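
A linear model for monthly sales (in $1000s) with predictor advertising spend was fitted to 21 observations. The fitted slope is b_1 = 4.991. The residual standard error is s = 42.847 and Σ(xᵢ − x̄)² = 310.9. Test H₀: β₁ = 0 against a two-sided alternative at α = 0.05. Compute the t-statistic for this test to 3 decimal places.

SE(b_1) = s/√Sₓₓ = 42.847/√310.9 = 2.43002.
t = 4.991 / 2.43002 = 2.054.
df = n − 2 = 19.
Two-sided p ≈ 0.0540, which is ≥ 0.05, so fail to reject H₀.
The data do not give significant evidence of an association between advertising spend and monthly sales.

t = 2.054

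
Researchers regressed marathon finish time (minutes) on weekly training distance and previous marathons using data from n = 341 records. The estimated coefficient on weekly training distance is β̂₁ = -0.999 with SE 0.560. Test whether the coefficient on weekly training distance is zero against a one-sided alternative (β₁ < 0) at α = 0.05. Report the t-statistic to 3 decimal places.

t = -1.784

H₀: β₁ = 0 vs H₁: β₁ < 0.
t = (β̂₁ − β₁⁰)/SE = -0.999 / 0.560 = -1.784.
df = n − k − 1 = 341 − 2 − 1 = 338.
One-sided p ≈ 0.0377, which is < 0.05, so reject H₀.
There is evidence that the true slope on weekly training distance is negative, holding the other predictors fixed.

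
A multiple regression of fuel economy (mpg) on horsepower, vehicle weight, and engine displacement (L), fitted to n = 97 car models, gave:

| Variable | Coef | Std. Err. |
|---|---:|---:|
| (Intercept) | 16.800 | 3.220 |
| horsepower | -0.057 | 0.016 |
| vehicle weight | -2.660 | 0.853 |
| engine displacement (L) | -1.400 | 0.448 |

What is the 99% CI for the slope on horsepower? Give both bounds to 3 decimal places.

Read off: b = -0.057, SE = 0.016 for horsepower.
df = n − k − 1 = 97 − 3 − 1 = 93.
t* = t_{0.005, 93} = 2.629732.
Margin = t* × SE = 2.629732 × 0.016 = 0.04208.
CI: -0.057 ± 0.04208 → (-0.099, -0.015).

(-0.099, -0.015)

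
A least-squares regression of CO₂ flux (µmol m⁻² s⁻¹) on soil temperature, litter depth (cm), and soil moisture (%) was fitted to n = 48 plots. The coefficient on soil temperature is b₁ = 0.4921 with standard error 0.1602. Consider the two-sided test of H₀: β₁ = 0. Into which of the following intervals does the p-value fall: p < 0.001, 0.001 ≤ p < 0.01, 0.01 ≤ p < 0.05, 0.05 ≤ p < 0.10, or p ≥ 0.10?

t = 0.4921 / 0.1602 = 3.072.
df = n − k − 1 = 48 − 3 − 1 = 44.
Two-sided p = 2·P(T_{44} > |t|) ≈ 0.0036.
So 0.001 ≤ p < 0.01.

0.001 ≤ p < 0.01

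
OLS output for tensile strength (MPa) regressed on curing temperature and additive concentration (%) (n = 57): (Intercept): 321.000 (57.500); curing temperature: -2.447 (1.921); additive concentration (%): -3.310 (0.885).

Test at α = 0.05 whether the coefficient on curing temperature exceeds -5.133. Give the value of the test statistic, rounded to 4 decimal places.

Read off: b = -2.447, SE = 1.921 for curing temperature.
H₀: β₁ = -5.133 vs H₁: β₁ > -5.133.
t = (-2.447 − (-5.133)) / 1.921 = 1.3982.
df = n − k − 1 = 57 − 2 − 1 = 54.
One-sided p ≈ 0.0839, which is ≥ 0.05, so fail to reject H₀.
The data do not give significant evidence that the true slope on curing temperature exceeds -5.133 MPa per unit, holding the other predictors fixed.

t = 1.3982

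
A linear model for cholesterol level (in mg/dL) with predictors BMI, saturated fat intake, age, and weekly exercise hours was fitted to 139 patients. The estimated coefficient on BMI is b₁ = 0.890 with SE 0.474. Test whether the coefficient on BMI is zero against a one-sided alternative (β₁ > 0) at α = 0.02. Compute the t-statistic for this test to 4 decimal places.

H₀: β₁ = 0 vs H₁: β₁ > 0.
t = (b₁ − β₁⁰)/SE = 0.890 / 0.474 = 1.8776.
df = n − k − 1 = 139 − 4 − 1 = 134.
One-sided p ≈ 0.0313, which is ≥ 0.02, so fail to reject H₀.
The data do not give significant evidence that the true slope on BMI is positive, holding the other predictors fixed.

t = 1.8776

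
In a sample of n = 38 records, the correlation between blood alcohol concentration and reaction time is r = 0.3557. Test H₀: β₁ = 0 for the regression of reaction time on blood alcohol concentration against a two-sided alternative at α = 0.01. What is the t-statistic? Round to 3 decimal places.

t = r·√(n − 2)/√(1 − r²) = 0.3557·√36/√0.873478 = 2.284.
df = n − 2 = 36.
Two-sided p ≈ 0.0284, which is ≥ 0.01, so fail to reject H₀.
The data do not give significant evidence of a linear association between blood alcohol concentration and reaction time.

t = 2.284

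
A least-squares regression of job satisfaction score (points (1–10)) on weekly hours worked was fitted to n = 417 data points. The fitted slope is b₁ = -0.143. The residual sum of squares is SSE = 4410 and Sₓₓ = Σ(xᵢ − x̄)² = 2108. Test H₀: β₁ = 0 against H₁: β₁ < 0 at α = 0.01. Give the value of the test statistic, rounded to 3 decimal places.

MSE = SSE/(n − 2) = 4410/415 = 10.6265.
SE(b₁) = √(MSE/Sₓₓ) = √(10.6265/2108) = 0.0710003.
t = -0.143 / 0.0710003 = -2.014.
df = n − 2 = 415.
One-sided p ≈ 0.0223, which is ≥ 0.01, so fail to reject H₀.
The data do not give significant evidence that the true slope on weekly hours worked is negative.

t = -2.014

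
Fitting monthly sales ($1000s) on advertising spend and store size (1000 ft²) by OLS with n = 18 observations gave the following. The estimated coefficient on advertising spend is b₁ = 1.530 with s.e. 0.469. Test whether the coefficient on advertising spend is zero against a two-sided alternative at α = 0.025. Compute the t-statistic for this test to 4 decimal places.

t = 3.2623

H₀: β₁ = 0 vs H₁: β₁ ≠ 0.
t = (b₁ − β₁⁰)/SE = 1.530 / 0.469 = 3.2623.
df = n − k − 1 = 18 − 2 − 1 = 15.
Two-sided p ≈ 0.0052, which is < 0.025, so reject H₀.
There is evidence that advertising spend is associated with monthly sales, holding the other predictors fixed.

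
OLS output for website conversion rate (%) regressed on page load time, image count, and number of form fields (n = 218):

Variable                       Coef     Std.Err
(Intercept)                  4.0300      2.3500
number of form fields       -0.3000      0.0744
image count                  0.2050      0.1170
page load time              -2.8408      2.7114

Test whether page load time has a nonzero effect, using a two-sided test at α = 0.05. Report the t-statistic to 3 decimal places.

Read off: b = -2.8408, SE = 2.7114 for page load time.
H₀: β₁ = 0 vs H₁: β₁ ≠ 0.
t = -2.8408 / 2.7114 = -1.048.
df = n − k − 1 = 218 − 3 − 1 = 214.
Two-sided p ≈ 0.2959, which is ≥ 0.05, so fail to reject H₀.
The data do not give significant evidence of an association between page load time and website conversion rate, after adjusting for the other predictors.

t = -1.048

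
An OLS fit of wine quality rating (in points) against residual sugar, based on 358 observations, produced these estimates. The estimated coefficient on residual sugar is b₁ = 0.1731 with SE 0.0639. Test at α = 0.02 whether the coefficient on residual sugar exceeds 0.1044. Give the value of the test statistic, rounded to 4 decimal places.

H₀: β₁ = 0.1044 vs H₁: β₁ > 0.1044.
t = (b₁ − β₁⁰)/SE = (0.1731 − 0.1044) / 0.0639 = 1.0751.
df = n − 2 = 358 − 2 = 356.
One-sided p ≈ 0.1415, which is ≥ 0.02, so fail to reject H₀.
The data do not give significant evidence that the true slope on residual sugar exceeds 0.1044 points per unit.

t = 1.0751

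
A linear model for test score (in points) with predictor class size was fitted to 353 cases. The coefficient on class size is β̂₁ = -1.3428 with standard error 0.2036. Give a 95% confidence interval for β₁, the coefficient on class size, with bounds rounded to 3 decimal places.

(-1.743, -0.942)

df = n − 2 = 353 − 2 = 351.
t* = t_{0.025, 351} = 1.966746.
Margin = t* × SE = 1.966746 × 0.2036 = 0.40043.
CI: -1.3428 ± 0.40043 → (-1.743, -0.942).
With 95% confidence, each one-unit increase in class size is associated with a change of between -1.743 and -0.942 points in test score.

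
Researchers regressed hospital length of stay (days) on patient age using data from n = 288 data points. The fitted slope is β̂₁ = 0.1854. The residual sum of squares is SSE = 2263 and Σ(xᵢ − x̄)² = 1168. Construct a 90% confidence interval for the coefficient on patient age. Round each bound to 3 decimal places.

MSE = SSE/(n − 2) = 2263/286 = 7.91259.
SE(β̂₁) = √(MSE/Sₓₓ) = √(7.91259/1168) = 0.0823072.
df = n − 2 = 286.
t* = t_{0.05, 286} = 1.650199.
Margin = t* × SE = 1.650199 × 0.0823072 = 0.13582.
CI: 0.1854 ± 0.13582 → (0.050, 0.321).
With 90% confidence, each one-unit increase in patient age is associated with a change of between 0.050 and 0.321 days in hospital length of stay.

(0.050, 0.321)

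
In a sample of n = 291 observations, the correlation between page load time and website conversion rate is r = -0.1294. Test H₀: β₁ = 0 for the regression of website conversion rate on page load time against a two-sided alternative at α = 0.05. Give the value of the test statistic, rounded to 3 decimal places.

t = r·√(n − 2)/√(1 − r²) = -0.1294·√289/√0.983256 = -2.218.
df = n − 2 = 289.
Two-sided p ≈ 0.0273, which is < 0.05, so reject H₀.
There is evidence of a linear association between page load time and website conversion rate.

t = -2.218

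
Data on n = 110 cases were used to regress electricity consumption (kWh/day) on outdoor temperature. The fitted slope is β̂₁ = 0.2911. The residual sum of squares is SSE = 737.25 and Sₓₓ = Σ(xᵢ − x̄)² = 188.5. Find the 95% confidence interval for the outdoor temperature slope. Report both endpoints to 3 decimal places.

(-0.086, 0.668)

MSE = SSE/(n − 2) = 737.25/108 = 6.82639.
SE(β̂₁) = √(MSE/Sₓₓ) = √(6.82639/188.5) = 0.1903.
df = n − 2 = 108.
t* = t_{0.025, 108} = 1.982173.
Margin = t* × SE = 1.982173 × 0.1903 = 0.37721.
CI: 0.2911 ± 0.37721 → (-0.086, 0.668).
With 95% confidence, each one-unit increase in outdoor temperature is associated with a change of between -0.086 and 0.668 kWh/day in electricity consumption.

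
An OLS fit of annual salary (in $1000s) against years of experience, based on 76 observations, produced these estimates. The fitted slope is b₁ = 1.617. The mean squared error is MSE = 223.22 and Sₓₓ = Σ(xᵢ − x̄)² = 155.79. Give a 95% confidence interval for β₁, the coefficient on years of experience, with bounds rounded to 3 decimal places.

SE(b₁) = √(MSE/Sₓₓ) = √(223.22/155.79) = 1.19701.
df = n − 2 = 74.
t* = t_{0.025, 74} = 1.992543.
Margin = t* × SE = 1.992543 × 1.19701 = 2.38509.
CI: 1.617 ± 2.38509 → (-0.768, 4.002).
With 95% confidence, each one-unit increase in years of experience is associated with a change of between -0.768 and 4.002 $1000s in annual salary.

(-0.768, 4.002)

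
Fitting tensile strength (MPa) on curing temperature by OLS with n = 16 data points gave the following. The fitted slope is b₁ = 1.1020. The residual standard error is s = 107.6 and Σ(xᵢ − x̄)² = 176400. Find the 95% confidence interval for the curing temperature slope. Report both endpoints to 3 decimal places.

SE(b₁) = s/√Sₓₓ = 107.6/√176400 = 0.25619.
df = n − 2 = 14.
t* = t_{0.025, 14} = 2.144787.
Margin = t* × SE = 2.144787 × 0.25619 = 0.54947.
CI: 1.1020 ± 0.54947 → (0.553, 1.651).
With 95% confidence, each one-unit increase in curing temperature is associated with a change of between 0.553 and 1.651 MPa in tensile strength.

(0.553, 1.651)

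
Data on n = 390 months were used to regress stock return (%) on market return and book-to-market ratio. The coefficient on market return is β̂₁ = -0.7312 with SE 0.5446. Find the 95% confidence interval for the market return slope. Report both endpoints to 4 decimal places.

(-1.8019, 0.3395)

df = n − k − 1 = 390 − 2 − 1 = 387.
t* = t_{0.025, 387} = 1.966113.
Margin = t* × SE = 1.966113 × 0.5446 = 1.070745.
CI: -0.7312 ± 1.070745 → (-1.8019, 0.3395).
With 95% confidence, each one-unit increase in market return is associated with a change of between -1.8019 and 0.3395 % in stock return, holding the other predictors fixed.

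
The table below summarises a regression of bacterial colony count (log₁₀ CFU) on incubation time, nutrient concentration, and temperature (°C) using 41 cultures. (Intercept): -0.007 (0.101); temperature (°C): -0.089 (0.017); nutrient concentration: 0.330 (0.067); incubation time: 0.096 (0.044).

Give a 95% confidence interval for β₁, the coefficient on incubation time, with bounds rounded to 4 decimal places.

(0.0068, 0.1852)

Read off: b = 0.096, SE = 0.044 for incubation time.
df = n − k − 1 = 41 − 3 − 1 = 37.
t* = t_{0.025, 37} = 2.026192.
Margin = t* × SE = 2.026192 × 0.044 = 0.089152.
CI: 0.096 ± 0.089152 → (0.0068, 0.1852).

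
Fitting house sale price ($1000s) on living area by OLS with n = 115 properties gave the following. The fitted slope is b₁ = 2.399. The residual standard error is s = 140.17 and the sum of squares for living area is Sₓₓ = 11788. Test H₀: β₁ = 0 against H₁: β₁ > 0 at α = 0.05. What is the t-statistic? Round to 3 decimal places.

t = 1.858

SE(b₁) = s/√Sₓₓ = 140.17/√11788 = 1.29103.
t = 2.399 / 1.29103 = 1.858.
df = n − 2 = 113.
One-sided p ≈ 0.0329, which is < 0.05, so reject H₀.
There is evidence that the true slope on living area is positive.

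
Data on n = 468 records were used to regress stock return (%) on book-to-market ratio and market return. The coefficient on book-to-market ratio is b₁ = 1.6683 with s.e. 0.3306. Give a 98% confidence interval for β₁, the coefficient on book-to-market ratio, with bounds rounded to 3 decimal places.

(0.897, 2.440)

df = n − k − 1 = 468 − 2 − 1 = 465.
t* = t_{0.01, 465} = 2.334394.
Margin = t* × SE = 2.334394 × 0.3306 = 0.77175.
CI: 1.6683 ± 0.77175 → (0.897, 2.440).
With 98% confidence, each one-unit increase in book-to-market ratio is associated with a change of between 0.897 and 2.440 % in stock return, holding the other predictors fixed.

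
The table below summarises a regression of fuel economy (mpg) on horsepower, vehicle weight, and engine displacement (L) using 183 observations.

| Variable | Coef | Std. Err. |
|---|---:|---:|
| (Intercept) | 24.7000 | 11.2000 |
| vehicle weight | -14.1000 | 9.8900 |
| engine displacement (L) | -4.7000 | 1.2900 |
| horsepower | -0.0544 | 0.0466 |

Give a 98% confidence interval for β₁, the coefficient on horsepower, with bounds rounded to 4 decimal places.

(-0.1638, 0.0550)

Read off: b = -0.0544, SE = 0.0466 for horsepower.
df = n − k − 1 = 183 − 3 − 1 = 179.
t* = t_{0.01, 179} = 2.34736.
Margin = t* × SE = 2.34736 × 0.0466 = 0.109387.
CI: -0.0544 ± 0.109387 → (-0.1638, 0.0550).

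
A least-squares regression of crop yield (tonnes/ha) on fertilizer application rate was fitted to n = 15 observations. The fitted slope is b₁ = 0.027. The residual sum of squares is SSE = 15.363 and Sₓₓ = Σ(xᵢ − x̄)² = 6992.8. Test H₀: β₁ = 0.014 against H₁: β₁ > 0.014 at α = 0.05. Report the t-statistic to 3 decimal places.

MSE = SSE/(n − 2) = 15.363/13 = 1.18177.
SE(b₁) = √(MSE/Sₓₓ) = √(1.18177/6992.8) = 0.0129999.
t = (0.027 − 0.014) / 0.0129999 = 1.000.
df = n − 2 = 13.
One-sided p ≈ 0.1678, which is ≥ 0.05, so fail to reject H₀.
The data do not give significant evidence that the true slope on fertilizer application rate exceeds 0.014 tonnes/ha per unit.

t = 1.000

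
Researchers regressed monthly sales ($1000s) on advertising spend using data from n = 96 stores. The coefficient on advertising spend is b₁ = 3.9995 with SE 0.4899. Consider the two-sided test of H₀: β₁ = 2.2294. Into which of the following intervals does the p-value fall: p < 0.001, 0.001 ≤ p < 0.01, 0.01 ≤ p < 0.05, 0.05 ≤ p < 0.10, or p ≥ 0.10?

p < 0.001

t = (3.9995 − 2.2294) / 0.4899 = 3.613.
df = n − 2 = 96 − 2 = 94.
Two-sided p = 2·P(T_{94} > |t|) ≈ 0.0005.
So p < 0.001.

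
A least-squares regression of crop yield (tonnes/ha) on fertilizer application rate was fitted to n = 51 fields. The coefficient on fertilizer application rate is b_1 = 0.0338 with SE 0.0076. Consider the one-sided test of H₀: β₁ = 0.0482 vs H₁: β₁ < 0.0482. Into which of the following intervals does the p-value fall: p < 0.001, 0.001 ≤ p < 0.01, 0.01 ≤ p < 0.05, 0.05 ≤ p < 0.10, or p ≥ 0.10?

t = (0.0338 − 0.0482) / 0.0076 = -1.895.
df = n − 2 = 51 − 2 = 49.
One-sided p = P(T_{49} < t) ≈ 0.0320.
So 0.01 ≤ p < 0.05.

0.01 ≤ p < 0.05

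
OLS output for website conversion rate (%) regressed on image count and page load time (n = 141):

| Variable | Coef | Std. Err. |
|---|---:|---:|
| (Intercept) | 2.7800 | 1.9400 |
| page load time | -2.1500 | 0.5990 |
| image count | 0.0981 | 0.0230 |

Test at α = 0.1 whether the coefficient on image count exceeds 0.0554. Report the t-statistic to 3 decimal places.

t = 1.857

Read off: b = 0.0981, SE = 0.0230 for image count.
H₀: β₁ = 0.0554 vs H₁: β₁ > 0.0554.
t = (0.0981 − 0.0554) / 0.0230 = 1.857.
df = n − k − 1 = 141 − 2 − 1 = 138.
One-sided p ≈ 0.0328, which is < 0.1, so reject H₀.
There is evidence that the true slope on image count exceeds 0.0554 % per unit, holding the other predictors fixed.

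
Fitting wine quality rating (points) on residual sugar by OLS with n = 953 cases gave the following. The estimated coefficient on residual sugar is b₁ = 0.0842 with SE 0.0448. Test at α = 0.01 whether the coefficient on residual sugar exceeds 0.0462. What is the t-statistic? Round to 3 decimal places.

t = 0.848

H₀: β₁ = 0.0462 vs H₁: β₁ > 0.0462.
t = (b₁ − β₁⁰)/SE = (0.0842 − 0.0462) / 0.0448 = 0.848.
df = n − 2 = 953 − 2 = 951.
One-sided p ≈ 0.1983, which is ≥ 0.01, so fail to reject H₀.
The data do not give significant evidence that the true slope on residual sugar exceeds 0.0462 points per unit.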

————

With the line that has "-2.660 | 0.853 |" as the first and the line that has "-1.400 | 0.448 |" as the last, repeat exactly that run of lines above and no more.

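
| vehicle weight | -2.660 | 0.853 |
| engine displacement (L) | -1.400 | 0.448 |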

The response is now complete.